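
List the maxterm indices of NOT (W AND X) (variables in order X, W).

ΠM(3) = (NOT X OR NOT W)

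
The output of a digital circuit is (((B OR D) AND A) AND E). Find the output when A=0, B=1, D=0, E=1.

Substituting: (((1 OR 0) AND 0) AND 1)
= 0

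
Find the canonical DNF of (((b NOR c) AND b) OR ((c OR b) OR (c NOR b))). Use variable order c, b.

(NOT c AND NOT b) OR (NOT c AND b) OR (c AND NOT b) OR (c AND b)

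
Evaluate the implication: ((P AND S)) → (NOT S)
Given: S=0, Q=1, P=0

Antecedent ((P AND S)) = 0; consequent (NOT S) = 1.
0 → 1 = 1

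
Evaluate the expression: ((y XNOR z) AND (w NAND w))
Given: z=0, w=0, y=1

Substituting: ((1 XNOR 0) AND (0 NAND 0))
= 0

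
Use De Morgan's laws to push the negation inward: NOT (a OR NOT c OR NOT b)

NOT a AND c AND b
De Morgan's: NOT(OR of terms) = AND of negations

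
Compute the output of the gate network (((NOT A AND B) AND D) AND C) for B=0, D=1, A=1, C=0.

Substituting: (((NOT 1 AND 0) AND 1) AND 0)
= 0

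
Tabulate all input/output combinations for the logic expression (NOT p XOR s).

s | p | Output
--------------
0 | 0 | 1
0 | 1 | 0
1 | 0 | 0
1 | 1 | 1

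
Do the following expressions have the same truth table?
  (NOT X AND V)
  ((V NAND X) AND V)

Yes, they are equivalent — the two output columns agree on all 4 assignments:
X | V | Expression 1 | Expression 2
-----------------------------------
0 | 0 | 0 | 0
0 | 1 | 1 | 1
1 | 0 | 0 | 0
1 | 1 | 0 | 0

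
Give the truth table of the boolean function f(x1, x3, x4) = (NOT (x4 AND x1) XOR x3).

x1 | x3 | x4 | Output
---------------------
0 | 0 | 0 | 1
0 | 0 | 1 | 1
0 | 1 | 0 | 0
0 | 1 | 1 | 0
1 | 0 | 0 | 1
1 | 0 | 1 | 0
1 | 1 | 0 | 0
1 | 1 | 1 | 1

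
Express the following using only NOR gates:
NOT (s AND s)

(((s NOR s) NOR (s NOR s)) NOR ((s NOR s) NOR (s NOR s)))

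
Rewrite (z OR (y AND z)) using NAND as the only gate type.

((z NAND z) NAND (((y NAND z) NAND (y NAND z)) NAND ((y NAND z) NAND (y NAND z))))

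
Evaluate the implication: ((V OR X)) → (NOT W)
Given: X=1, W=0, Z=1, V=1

Antecedent ((V OR X)) = 1; consequent (NOT W) = 1.
1 → 1 = 1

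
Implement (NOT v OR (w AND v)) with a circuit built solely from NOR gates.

(((v NOR v) NOR ((w NOR w) NOR (v NOR v))) NOR ((v NOR v) NOR ((w NOR w) NOR (v NOR v))))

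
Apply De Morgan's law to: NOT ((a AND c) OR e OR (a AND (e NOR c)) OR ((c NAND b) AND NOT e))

NOT (a AND c) AND NOT e AND NOT (a AND (e NOR c)) AND NOT ((c NAND b) AND NOT e)
De Morgan's: NOT(OR of terms) = AND of negations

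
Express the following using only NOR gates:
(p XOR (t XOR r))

((((p NOR ((((t NOR r) NOR (t NOR r)) NOR ((t NOR r) NOR (t NOR r))) NOR ((((t NOR t) NOR (r NOR r)) NOR ((t NOR t) NOR (r NOR r))) NOR (((t NOR t) NOR (r NOR r)) NOR ((t NOR t) NOR (r NOR r)))))) NOR (p NOR ((((t NOR r) NOR (t NOR r)) NOR ((t NOR r) NOR (t NOR r))) NOR ((((t NOR t) NOR (r NOR r)) NOR ((t NOR t) NOR (r NOR r))) NOR (((t NOR t) NOR (r NOR r)) NOR ((t NOR t) NOR (r NOR r))))))) NOR ((p NOR ((((t NOR r) NOR (t NOR r)) NOR ((t NOR r) NOR (t NOR r))) NOR ((((t NOR t) NOR (r NOR r)) NOR ((t NOR t) NOR (r NOR r))) NOR (((t NOR t) NOR (r NOR r)) NOR ((t NOR t) NOR (r NOR r)))))) NOR (p NOR ((((t NOR r) NOR (t NOR r)) NOR ((t NOR r) NOR (t NOR r))) NOR ((((t NOR t) NOR (r NOR r)) NOR ((t NOR t) NOR (r NOR r))) NOR (((t NOR t) NOR (r NOR r)) NOR ((t NOR t) NOR (r NOR r)))))))) NOR ((((p NOR p) NOR (((((t NOR r) NOR (t NOR r)) NOR ((t NOR r) NOR (t NOR r))) NOR ((((t NOR t) NOR (r NOR r)) NOR ((t NOR t) NOR (r NOR r))) NOR (((t NOR t) NOR (r NOR r)) NOR ((t NOR t) NOR (r NOR r))))) NOR ((((t NOR r) NOR (t NOR r)) NOR ((t NOR r) NOR (t NOR r))) NOR ((((t NOR t) NOR (r NOR r)) NOR ((t NOR t) NOR (r NOR r))) NOR (((t NOR t) NOR (r NOR r)) NOR ((t NOR t) NOR (r NOR r))))))) NOR ((p NOR p) NOR (((((t NOR r) NOR (t NOR r)) NOR ((t NOR r) NOR (t NOR r))) NOR ((((t NOR t) NOR (r NOR r)) NOR ((t NOR t) NOR (r NOR r))) NOR (((t NOR t) NOR (r NOR r)) NOR ((t NOR t) NOR (r NOR r))))) NOR ((((t NOR r) NOR (t NOR r)) NOR ((t NOR r) NOR (t NOR r))) NOR ((((t NOR t) NOR (r NOR r)) NOR ((t NOR t) NOR (r NOR r))) NOR (((t NOR t) NOR (r NOR r)) NOR ((t NOR t) NOR (r NOR r)))))))) NOR (((p NOR p) NOR (((((t NOR r) NOR (t NOR r)) NOR ((t NOR r) NOR (t NOR r))) NOR ((((t NOR t) NOR (r NOR r)) NOR ((t NOR t) NOR (r NOR r))) NOR (((t NOR t) NOR (r NOR r)) NOR ((t NOR t) NOR (r NOR r))))) NOR ((((t NOR r) NOR (t NOR r)) NOR ((t NOR r) NOR (t NOR r))) NOR ((((t NOR t) NOR (r NOR r)) NOR ((t NOR t) NOR (r NOR r))) NOR (((t NOR t) NOR (r NOR r)) NOR ((t NOR t) NOR (r NOR r))))))) NOR ((p NOR p) NOR (((((t NOR r) NOR (t NOR r)) NOR ((t NOR r) NOR (t NOR r))) NOR ((((t NOR t) NOR (r NOR r)) NOR ((t NOR t) NOR (r NOR r))) NOR (((t NOR t) NOR (r NOR r)) NOR ((t NOR t) NOR (r NOR r))))) NOR ((((t NOR r) NOR (t NOR r)) NOR ((t NOR r) NOR (t NOR r))) NOR ((((t NOR t) NOR (r NOR r)) NOR ((t NOR t) NOR (r NOR r))) NOR (((t NOR t) NOR (r NOR r)) NOR ((t NOR t) NOR (r NOR r))))))))))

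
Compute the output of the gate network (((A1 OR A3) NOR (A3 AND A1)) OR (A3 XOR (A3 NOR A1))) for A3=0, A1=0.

Substituting: (((0 OR 0) NOR (0 AND 0)) OR (0 XOR (0 NOR 0)))
= 1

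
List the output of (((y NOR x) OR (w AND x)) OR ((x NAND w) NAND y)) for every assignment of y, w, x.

y | w | x | Output
------------------
0 | 0 | 0 | 1
0 | 0 | 1 | 1
0 | 1 | 0 | 1
0 | 1 | 1 | 1
1 | 0 | 0 | 0
1 | 0 | 1 | 0
1 | 1 | 0 | 0
1 | 1 | 1 | 1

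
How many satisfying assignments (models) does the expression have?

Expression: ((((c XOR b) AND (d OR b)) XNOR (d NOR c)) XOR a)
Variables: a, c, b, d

Satisfying assignments: (0,0,0,1), (0,0,1,0), (0,1,0,0), (0,1,1,0), (0,1,1,1), (1,0,0,0), (1,0,1,1), (1,1,0,1)
Count: 8 out of 16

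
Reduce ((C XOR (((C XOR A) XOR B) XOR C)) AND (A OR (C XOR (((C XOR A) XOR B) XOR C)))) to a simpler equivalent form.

By absorption (E AND (E OR v) = E) then XOR self-cancellation ((E XOR v) XOR v = E):
= ((C XOR A) XOR B)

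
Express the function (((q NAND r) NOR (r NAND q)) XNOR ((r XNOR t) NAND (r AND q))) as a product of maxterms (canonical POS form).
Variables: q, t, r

ΠM(0, 1, 2, 3, 4, 6, 7) = (q OR t OR r) AND (q OR t OR NOT r) AND (q OR NOT t OR r) AND (q OR NOT t OR NOT r) AND (NOT q OR t OR r) AND (NOT q OR NOT t OR r) AND (NOT q OR NOT t OR NOT r)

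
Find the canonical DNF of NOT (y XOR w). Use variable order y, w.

(NOT y AND NOT w) OR (y AND w)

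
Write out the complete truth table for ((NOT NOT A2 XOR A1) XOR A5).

A2 | A1 | A5 | Output
---------------------
0 | 0 | 0 | 0
0 | 0 | 1 | 1
0 | 1 | 0 | 1
0 | 1 | 1 | 0
1 | 0 | 0 | 1
1 | 0 | 1 | 0
1 | 1 | 0 | 0
1 | 1 | 1 | 1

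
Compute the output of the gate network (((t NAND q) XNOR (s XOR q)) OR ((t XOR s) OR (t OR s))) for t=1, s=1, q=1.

Substituting: (((1 NAND 1) XNOR (1 XOR 1)) OR ((1 XOR 1) OR (1 OR 1)))
= 1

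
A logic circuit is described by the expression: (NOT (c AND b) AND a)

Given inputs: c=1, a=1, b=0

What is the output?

Substituting: (NOT (1 AND 0) AND 1)
= 1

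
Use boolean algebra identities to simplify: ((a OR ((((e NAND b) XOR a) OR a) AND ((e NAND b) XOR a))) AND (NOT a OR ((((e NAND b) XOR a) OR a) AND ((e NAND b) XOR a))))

By distribution ((E OR v) AND (E OR NOT v) = E) then absorption (E AND (E OR v) = E):
= ((e NAND b) XOR a)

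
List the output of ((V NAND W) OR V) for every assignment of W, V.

W | V | Output
--------------
0 | 0 | 1
0 | 1 | 1
1 | 0 | 1
1 | 1 | 1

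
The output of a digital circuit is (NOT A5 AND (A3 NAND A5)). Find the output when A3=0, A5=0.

Substituting: (NOT 0 AND (0 NAND 0))
= 1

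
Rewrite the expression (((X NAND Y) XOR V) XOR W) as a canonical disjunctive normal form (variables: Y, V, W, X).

(NOT Y AND NOT V AND NOT W AND NOT X) OR (NOT Y AND NOT V AND NOT W AND X) OR (NOT Y AND V AND W AND NOT X) OR (NOT Y AND V AND W AND X) OR (Y AND NOT V AND NOT W AND NOT X) OR (Y AND NOT V AND W AND X) OR (Y AND V AND NOT W AND X) OR (Y AND V AND W AND NOT X)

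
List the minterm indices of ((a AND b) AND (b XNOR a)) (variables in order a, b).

Σm(3) = (a AND b)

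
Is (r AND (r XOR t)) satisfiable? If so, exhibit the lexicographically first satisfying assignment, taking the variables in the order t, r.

t=0, r=1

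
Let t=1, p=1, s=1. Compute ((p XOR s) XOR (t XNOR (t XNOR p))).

Substituting: ((1 XOR 1) XOR (1 XNOR (1 XNOR 1)))
= 1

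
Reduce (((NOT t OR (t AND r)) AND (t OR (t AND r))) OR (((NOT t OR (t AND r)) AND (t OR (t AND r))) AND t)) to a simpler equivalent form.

By absorption (E OR (E AND v) = E) then distribution ((E OR v) AND (E OR NOT v) = E):
= (t AND r)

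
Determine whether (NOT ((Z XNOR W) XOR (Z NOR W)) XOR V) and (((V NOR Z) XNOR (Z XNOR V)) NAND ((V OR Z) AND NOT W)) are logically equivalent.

No. Counterexample: with Z=0, V=1, W=1, Expression 1 = 0 but Expression 2 = 1.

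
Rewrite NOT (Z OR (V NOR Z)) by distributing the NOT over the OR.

NOT Z AND NOT (V NOR Z)
De Morgan's: NOT(OR of terms) = AND of negations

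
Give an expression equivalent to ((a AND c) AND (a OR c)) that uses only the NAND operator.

((((a NAND c) NAND (a NAND c)) NAND ((a NAND a) NAND (c NAND c))) NAND (((a NAND c) NAND (a NAND c)) NAND ((a NAND a) NAND (c NAND c))))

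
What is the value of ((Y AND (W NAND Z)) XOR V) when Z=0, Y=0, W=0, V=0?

Substituting: ((0 AND (0 NAND 0)) XOR 0)
= 0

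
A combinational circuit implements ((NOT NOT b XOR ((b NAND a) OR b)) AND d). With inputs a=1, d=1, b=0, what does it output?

Substituting: ((NOT NOT 0 XOR ((0 NAND 1) OR 0)) AND 1)
= 1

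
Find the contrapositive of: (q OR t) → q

Contrapositive: NOT q → NOT (q OR t)
Note: A statement and its contrapositive are logically equivalent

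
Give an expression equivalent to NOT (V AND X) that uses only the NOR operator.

(((V NOR V) NOR (X NOR X)) NOR ((V NOR V) NOR (X NOR X)))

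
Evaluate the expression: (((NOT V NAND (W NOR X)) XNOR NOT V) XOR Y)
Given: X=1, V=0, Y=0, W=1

Substituting: (((NOT 0 NAND (1 NOR 1)) XNOR NOT 0) XOR 0)
= 1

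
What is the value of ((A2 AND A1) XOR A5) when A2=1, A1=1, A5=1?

Substituting: ((1 AND 1) XOR 1)
= 0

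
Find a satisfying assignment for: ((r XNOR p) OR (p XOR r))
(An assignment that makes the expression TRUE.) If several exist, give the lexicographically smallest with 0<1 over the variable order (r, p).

r=0, p=0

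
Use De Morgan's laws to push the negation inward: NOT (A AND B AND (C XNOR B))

NOT A OR NOT B OR NOT (C XNOR B)
De Morgan's: NOT(AND of terms) = OR of negations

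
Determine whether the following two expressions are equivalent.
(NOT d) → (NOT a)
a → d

Yes, Contrapositive is always equivalent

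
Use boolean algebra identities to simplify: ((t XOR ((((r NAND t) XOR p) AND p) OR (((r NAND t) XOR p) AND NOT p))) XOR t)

By XOR self-cancellation ((E XOR v) XOR v = E) then distribution ((E AND v) OR (E AND NOT v) = E):
= ((r NAND t) XOR p)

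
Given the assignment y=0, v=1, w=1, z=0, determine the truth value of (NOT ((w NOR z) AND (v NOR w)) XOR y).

Substituting: (NOT ((1 NOR 0) AND (1 NOR 1)) XOR 0)
= 1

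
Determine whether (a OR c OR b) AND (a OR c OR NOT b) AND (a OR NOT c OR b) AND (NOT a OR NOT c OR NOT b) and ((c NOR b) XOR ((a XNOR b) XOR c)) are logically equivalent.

Yes, they are equivalent — the two output columns agree on all 8 assignments:
a | c | b | Expression 1 | Expression 2
---------------------------------------
0 | 0 | 0 | 0 | 0
0 | 0 | 1 | 0 | 0
0 | 1 | 0 | 0 | 0
0 | 1 | 1 | 1 | 1
1 | 0 | 0 | 1 | 1
1 | 0 | 1 | 1 | 1
1 | 1 | 0 | 1 | 1
1 | 1 | 1 | 0 | 0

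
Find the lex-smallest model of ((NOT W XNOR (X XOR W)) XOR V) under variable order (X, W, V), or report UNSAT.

X=0, W=0, V=1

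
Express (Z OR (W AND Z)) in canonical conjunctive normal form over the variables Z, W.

(Z OR W) AND (Z OR NOT W)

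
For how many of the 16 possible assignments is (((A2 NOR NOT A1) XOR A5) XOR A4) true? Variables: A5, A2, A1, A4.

Satisfying assignments: (0,0,0,1), (0,0,1,0), (0,1,0,1), (0,1,1,1), (1,0,0,0), (1,0,1,1), (1,1,0,0), (1,1,1,0)
Count: 8 out of 16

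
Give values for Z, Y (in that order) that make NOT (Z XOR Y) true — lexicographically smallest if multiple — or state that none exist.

Z=0, Y=0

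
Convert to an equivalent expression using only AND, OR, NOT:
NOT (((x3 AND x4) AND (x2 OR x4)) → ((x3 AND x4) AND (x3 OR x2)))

((x3 AND x4) AND (x2 OR x4)) AND NOT ((x3 AND x4) AND (x3 OR x2))
(Negated implication: NOT(A → B) = A AND NOT B)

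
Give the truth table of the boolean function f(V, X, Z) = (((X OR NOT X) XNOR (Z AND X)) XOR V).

V | X | Z | Output
------------------
0 | 0 | 0 | 0
0 | 0 | 1 | 0
0 | 1 | 0 | 0
0 | 1 | 1 | 1
1 | 0 | 0 | 1
1 | 0 | 1 | 1
1 | 1 | 0 | 1
1 | 1 | 1 | 0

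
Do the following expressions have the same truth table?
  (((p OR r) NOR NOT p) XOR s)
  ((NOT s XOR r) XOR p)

No. Counterexample: with s=0, p=0, r=0, Expression 1 = 0 but Expression 2 = 1.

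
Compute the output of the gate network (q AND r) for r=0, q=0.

Substituting: (0 AND 0)
= 0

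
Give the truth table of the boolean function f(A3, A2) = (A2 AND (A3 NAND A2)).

A3 | A2 | Output
----------------
0 | 0 | 0
0 | 1 | 1
1 | 0 | 0
1 | 1 | 0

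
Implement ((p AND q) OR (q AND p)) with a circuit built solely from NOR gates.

((((p NOR p) NOR (q NOR q)) NOR ((q NOR q) NOR (p NOR p))) NOR (((p NOR p) NOR (q NOR q)) NOR ((q NOR q) NOR (p NOR p))))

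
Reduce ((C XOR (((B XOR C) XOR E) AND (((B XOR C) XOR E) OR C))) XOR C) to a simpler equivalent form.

By XOR self-cancellation ((E XOR v) XOR v = E) then absorption (E AND (E OR v) = E):
= ((B XOR C) XOR E)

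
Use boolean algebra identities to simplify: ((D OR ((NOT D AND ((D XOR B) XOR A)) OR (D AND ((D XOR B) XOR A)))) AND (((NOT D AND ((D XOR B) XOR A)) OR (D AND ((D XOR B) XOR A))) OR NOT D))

By distribution ((E OR v) AND (E OR NOT v) = E) then distribution ((E AND v) OR (E AND NOT v) = E):
= ((D XOR B) XOR A)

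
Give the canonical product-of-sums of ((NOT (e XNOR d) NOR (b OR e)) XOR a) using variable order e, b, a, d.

ΠM(1, 2, 4, 5, 8, 9, 12, 13) = (e OR b OR a OR NOT d) AND (e OR b OR NOT a OR d) AND (e OR NOT b OR a OR d) AND (e OR NOT b OR a OR NOT d) AND (NOT e OR b OR a OR d) AND (NOT e OR b OR a OR NOT d) AND (NOT e OR NOT b OR a OR d) AND (NOT e OR NOT b OR a OR NOT d)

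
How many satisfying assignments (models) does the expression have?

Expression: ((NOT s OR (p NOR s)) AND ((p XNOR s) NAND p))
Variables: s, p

Satisfying assignments: (0,0), (0,1)
Count: 2 out of 4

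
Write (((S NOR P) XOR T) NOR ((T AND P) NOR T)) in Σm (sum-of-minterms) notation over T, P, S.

Σm(4) = (T AND NOT P AND NOT S)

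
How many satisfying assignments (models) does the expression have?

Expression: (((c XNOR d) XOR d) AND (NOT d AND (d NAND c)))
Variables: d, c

Satisfying assignments: (0,0)
Count: 1 out of 4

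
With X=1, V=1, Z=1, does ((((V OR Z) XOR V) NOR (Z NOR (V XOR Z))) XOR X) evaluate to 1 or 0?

Substituting: ((((1 OR 1) XOR 1) NOR (1 NOR (1 XOR 1))) XOR 1)
= 0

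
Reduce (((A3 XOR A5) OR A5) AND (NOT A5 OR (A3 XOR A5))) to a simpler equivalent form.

By distribution ((E OR v) AND (E OR NOT v) = E):
= (A3 XOR A5)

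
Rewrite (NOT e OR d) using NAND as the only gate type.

(((e NAND e) NAND (e NAND e)) NAND (d NAND d))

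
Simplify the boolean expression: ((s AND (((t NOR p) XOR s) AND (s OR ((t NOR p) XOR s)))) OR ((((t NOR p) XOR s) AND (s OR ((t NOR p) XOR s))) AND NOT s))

By distribution ((E AND v) OR (E AND NOT v) = E) then absorption (E AND (E OR v) = E):
= ((t NOR p) XOR s)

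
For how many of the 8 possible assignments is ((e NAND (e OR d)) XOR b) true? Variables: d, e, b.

Satisfying assignments: (0,0,0), (0,1,1), (1,0,0), (1,1,1)
Count: 4 out of 8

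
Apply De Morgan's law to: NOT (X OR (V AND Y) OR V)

NOT X AND NOT (V AND Y) AND NOT V
De Morgan's: NOT(OR of terms) = AND of negations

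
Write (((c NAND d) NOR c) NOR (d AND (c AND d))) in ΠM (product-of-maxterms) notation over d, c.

ΠM(3) = (NOT d OR NOT c)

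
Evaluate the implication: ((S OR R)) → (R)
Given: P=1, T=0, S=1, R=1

Antecedent ((S OR R)) = 1; consequent (R) = 1.
1 → 1 = 1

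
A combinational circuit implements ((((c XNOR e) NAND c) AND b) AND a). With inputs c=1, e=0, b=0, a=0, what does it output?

Substituting: ((((1 XNOR 0) NAND 1) AND 0) AND 0)
= 0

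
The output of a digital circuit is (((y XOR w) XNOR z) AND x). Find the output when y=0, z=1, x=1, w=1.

Substituting: (((0 XOR 1) XNOR 1) AND 1)
= 1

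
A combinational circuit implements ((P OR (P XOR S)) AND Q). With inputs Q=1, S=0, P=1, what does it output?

Substituting: ((1 OR (1 XOR 0)) AND 1)
= 1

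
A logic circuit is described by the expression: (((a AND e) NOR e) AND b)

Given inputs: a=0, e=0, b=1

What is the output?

Substituting: (((0 AND 0) NOR 0) AND 1)
= 1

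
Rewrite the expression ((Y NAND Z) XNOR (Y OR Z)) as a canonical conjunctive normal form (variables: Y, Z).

(Y OR Z) AND (NOT Y OR NOT Z)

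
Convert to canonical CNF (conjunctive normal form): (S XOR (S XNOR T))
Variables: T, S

(NOT T OR S) AND (NOT T OR NOT S)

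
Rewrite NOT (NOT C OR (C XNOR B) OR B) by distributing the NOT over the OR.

C AND NOT (C XNOR B) AND NOT B
De Morgan's: NOT(OR of terms) = AND of negations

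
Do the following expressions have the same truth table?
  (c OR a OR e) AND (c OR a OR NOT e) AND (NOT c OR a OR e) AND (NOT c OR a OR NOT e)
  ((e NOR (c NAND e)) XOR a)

Yes, they are equivalent — the two output columns agree on all 8 assignments:
c | a | e | Expression 1 | Expression 2
---------------------------------------
0 | 0 | 0 | 0 | 0
0 | 0 | 1 | 0 | 0
0 | 1 | 0 | 1 | 1
0 | 1 | 1 | 1 | 1
1 | 0 | 0 | 0 | 0
1 | 0 | 1 | 0 | 0
1 | 1 | 0 | 1 | 1
1 | 1 | 1 | 1 | 1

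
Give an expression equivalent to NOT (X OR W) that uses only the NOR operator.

(((X NOR W) NOR (X NOR W)) NOR ((X NOR W) NOR (X NOR W)))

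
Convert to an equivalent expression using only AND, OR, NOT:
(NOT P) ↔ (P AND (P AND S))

((NOT P) AND (P AND (P AND S))) OR (P AND NOT (P AND (P AND S)))
(Biconditional = both true or both false)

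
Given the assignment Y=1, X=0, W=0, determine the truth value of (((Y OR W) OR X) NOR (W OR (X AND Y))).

Substituting: (((1 OR 0) OR 0) NOR (0 OR (0 AND 1)))
= 0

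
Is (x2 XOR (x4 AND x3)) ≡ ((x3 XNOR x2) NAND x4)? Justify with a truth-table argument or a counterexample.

No. Counterexample: with x3=0, x4=0, x2=0, Expression 1 = 0 but Expression 2 = 1.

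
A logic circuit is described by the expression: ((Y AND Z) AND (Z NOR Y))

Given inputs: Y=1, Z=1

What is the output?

Substituting: ((1 AND 1) AND (1 NOR 1))
= 0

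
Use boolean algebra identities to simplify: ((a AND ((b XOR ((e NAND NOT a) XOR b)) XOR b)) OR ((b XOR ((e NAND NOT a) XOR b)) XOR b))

By absorption (E OR (E AND v) = E) then XOR self-cancellation ((E XOR v) XOR v = E):
= ((e NAND NOT a) XOR b)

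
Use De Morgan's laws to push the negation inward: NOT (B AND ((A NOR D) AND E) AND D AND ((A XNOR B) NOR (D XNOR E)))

NOT B OR NOT ((A NOR D) AND E) OR NOT D OR NOT ((A XNOR B) NOR (D XNOR E))
De Morgan's: NOT(AND of terms) = OR of negations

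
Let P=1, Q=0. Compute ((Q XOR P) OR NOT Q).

Substituting: ((0 XOR 1) OR NOT 0)
= 1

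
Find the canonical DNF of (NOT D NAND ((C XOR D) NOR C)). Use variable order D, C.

(NOT D AND C) OR (D AND NOT C) OR (D AND C)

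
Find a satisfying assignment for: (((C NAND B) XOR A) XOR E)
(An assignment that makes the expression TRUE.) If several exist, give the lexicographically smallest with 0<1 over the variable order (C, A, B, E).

C=0, A=0, B=0, E=0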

PROBLEM ▸
Return the line where "Find the canonical DNF of (NOT" appears, then every line after it to the end of the listing, all exactly as written.

EXPECTED OUTPUT ▸
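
Find the canonical DNF of (NOT D NAND ((C XOR D) NOR C)). Use variable order D, C.

(NOT D AND C) OR (D AND NOT C) OR (D AND C)

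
Find a satisfying assignment for: (((C NAND B) XOR A) XOR E)
(An assignment that makes the expression TRUE.) If several exist, give the lexicographically smallest with 0<1 over the variable order (C, A, B, E).

C=0, A=0, B=0, E=0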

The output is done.